▶ [DATA LISTING]
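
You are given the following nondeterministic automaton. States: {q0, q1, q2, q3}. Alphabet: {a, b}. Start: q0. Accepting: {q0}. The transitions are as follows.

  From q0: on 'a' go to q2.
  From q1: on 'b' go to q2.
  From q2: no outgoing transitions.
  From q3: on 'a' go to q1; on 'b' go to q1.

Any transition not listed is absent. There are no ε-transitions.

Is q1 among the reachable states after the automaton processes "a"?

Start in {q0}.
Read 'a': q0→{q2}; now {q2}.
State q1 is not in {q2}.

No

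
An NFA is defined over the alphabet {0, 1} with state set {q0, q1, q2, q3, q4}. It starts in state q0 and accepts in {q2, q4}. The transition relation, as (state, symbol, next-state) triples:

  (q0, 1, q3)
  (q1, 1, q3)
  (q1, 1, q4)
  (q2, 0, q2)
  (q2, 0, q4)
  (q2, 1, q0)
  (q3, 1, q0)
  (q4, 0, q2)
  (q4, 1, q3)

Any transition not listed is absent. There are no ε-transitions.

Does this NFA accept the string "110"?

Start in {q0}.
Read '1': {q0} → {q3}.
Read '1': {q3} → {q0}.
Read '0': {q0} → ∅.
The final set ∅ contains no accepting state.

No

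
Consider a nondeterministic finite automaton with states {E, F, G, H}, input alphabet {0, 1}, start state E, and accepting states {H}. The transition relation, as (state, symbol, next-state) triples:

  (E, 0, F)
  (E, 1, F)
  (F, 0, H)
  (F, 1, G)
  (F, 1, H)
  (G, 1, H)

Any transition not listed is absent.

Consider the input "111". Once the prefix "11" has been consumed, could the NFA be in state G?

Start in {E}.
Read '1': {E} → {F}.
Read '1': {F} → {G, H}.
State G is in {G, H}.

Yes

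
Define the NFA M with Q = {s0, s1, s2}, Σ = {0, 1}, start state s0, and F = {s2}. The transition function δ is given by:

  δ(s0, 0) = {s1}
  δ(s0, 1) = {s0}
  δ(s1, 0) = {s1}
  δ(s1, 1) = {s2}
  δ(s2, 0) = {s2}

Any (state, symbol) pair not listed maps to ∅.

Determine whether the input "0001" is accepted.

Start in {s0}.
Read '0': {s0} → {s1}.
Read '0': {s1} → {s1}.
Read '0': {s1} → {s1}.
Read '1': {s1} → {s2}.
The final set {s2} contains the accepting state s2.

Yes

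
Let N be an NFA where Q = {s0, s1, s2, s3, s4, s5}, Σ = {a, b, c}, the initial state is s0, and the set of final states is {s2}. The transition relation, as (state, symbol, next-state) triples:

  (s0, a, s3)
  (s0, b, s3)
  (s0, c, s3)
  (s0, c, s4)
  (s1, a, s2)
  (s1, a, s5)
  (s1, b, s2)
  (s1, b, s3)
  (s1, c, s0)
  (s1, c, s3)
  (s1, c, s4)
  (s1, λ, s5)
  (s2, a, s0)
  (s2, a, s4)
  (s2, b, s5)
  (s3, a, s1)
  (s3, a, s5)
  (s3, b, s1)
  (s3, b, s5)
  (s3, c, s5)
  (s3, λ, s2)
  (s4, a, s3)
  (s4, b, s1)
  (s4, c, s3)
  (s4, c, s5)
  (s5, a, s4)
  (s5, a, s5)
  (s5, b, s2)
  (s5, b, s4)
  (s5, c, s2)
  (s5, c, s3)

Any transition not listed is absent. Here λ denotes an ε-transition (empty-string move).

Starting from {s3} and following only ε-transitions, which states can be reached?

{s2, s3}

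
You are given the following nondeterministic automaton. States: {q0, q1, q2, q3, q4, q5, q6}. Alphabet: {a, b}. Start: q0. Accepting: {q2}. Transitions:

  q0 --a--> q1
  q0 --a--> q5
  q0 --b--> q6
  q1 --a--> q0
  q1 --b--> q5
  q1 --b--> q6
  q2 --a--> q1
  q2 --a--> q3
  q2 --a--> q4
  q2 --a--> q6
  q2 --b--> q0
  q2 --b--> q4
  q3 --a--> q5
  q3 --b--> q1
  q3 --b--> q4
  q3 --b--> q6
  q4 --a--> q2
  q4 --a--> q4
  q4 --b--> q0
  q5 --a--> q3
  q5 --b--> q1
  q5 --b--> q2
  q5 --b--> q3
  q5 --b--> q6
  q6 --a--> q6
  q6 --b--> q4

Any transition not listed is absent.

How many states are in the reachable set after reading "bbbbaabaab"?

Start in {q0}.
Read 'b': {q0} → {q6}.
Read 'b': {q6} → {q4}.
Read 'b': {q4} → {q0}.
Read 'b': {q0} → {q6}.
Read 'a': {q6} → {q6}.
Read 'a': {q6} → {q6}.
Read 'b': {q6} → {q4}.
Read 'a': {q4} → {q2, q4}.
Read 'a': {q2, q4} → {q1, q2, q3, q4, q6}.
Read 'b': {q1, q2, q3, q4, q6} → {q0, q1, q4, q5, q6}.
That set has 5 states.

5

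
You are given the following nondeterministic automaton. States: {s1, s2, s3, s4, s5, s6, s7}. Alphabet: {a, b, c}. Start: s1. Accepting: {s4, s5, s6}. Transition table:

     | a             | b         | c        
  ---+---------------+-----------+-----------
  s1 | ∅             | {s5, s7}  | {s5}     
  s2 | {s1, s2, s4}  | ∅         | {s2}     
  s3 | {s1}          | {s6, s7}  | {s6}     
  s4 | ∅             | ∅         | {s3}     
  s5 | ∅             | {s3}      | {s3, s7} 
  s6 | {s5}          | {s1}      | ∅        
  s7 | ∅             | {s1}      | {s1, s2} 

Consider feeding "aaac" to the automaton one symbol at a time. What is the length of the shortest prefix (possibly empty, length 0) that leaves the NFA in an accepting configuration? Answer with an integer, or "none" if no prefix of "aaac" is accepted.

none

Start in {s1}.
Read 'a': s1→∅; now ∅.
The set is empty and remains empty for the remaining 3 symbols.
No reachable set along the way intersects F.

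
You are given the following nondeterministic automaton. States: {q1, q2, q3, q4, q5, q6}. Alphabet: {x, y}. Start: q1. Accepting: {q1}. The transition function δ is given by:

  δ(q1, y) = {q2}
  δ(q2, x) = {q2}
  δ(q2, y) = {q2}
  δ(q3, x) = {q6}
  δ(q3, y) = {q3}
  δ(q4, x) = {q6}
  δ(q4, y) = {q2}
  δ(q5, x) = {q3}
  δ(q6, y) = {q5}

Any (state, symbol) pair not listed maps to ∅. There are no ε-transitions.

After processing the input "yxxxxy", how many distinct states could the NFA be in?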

▶ [PROBLEM DETAILS]
Look through the data above and return each line where the string "function" occurs.

▶ [SOLUTION TO THIS EXERCISE]
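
Define the NFA M with Q = {s0, s1, s2}, Σ = {0, 1}, start state s0, and F = {s2}. The transition function δ is given by:
You are given the following nondeterministic automaton. States: {q1, q2, q3, q4, q5, q6}. Alphabet: {x, y}. Start: q1. Accepting: {q1}. The transition function δ is given by: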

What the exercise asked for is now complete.